WORK REQUEST
Each line of the records is to be copied verbatim.

(Dataset items)
·····
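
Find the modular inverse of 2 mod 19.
Since 19 is prime, by Fermat 2^(-1) ≡ 2^{17} ≡ 10 mod 19. Verify: 2 × 10 = 20 ≡ 1 mod 19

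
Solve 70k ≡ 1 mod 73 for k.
Since 73 is prime, by Fermat 70^(-1) ≡ 70^{71} ≡ 24 mod 73. Verify: 70 × 24 = 1680 ≡ 1 mod 73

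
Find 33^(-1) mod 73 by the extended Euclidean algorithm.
Extended GCD: 33(31) + 73(-14) = 1. So 33^(-1) ≡ 31 mod 73. Verify: 33 × 31 = 1023 ≡ 1 mod 73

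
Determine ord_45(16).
Powers of 16 mod 45: 16^1≡16, 16^2≡31, 16^3≡1. Order = 3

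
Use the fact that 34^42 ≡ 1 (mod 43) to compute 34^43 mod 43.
By Fermat: 34^{42} ≡ 1 (mod 43). So 34^{43} = 34^{42} · 34^{1} ≡ 34^{1} ≡ 34 (mod 43)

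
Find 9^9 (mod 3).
By repeated squaring (mod 3): 9^{1}≡0, 9^{2}≡0, 9^{4}≡0, 9^{8}≡0. Then 9^{9} = 9^{8+1} ≡ 0 × 0 ≡ 0 (mod 3)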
·····
TASK ANSWER
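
Find the modular inverse of 2 mod 19.
Since 19 is prime, by Fermat 2^(-1) ≡ 2^{17} ≡ 10 mod 19. Verify: 2 × 10 = 20 ≡ 1 mod 19

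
Solve 70k ≡ 1 mod 73 for k.
Since 73 is prime, by Fermat 70^(-1) ≡ 70^{71} ≡ 24 mod 73. Verify: 70 × 24 = 1680 ≡ 1 mod 73

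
Find 33^(-1) mod 73 by the extended Euclidean algorithm.
Extended GCD: 33(31) + 73(-14) = 1. So 33^(-1) ≡ 31 mod 73. Verify: 33 × 31 = 1023 ≡ 1 mod 73

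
Determine ord_45(16).
Powers of 16 mod 45: 16^1≡16, 16^2≡31, 16^3≡1. Order = 3

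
Use the fact that 34^42 ≡ 1 (mod 43) to compute 34^43 mod 43.
By Fermat: 34^{42} ≡ 1 (mod 43). So 34^{43} = 34^{42} · 34^{1} ≡ 34^{1} ≡ 34 (mod 43)

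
Find 9^9 (mod 3).
By repeated squaring (mod 3): 9^{1}≡0, 9^{2}≡0, 9^{4}≡0, 9^{8}≡0. Then 9^{9} = 9^{8+1} ≡ 0 × 0 ≡ 0 (mod 3)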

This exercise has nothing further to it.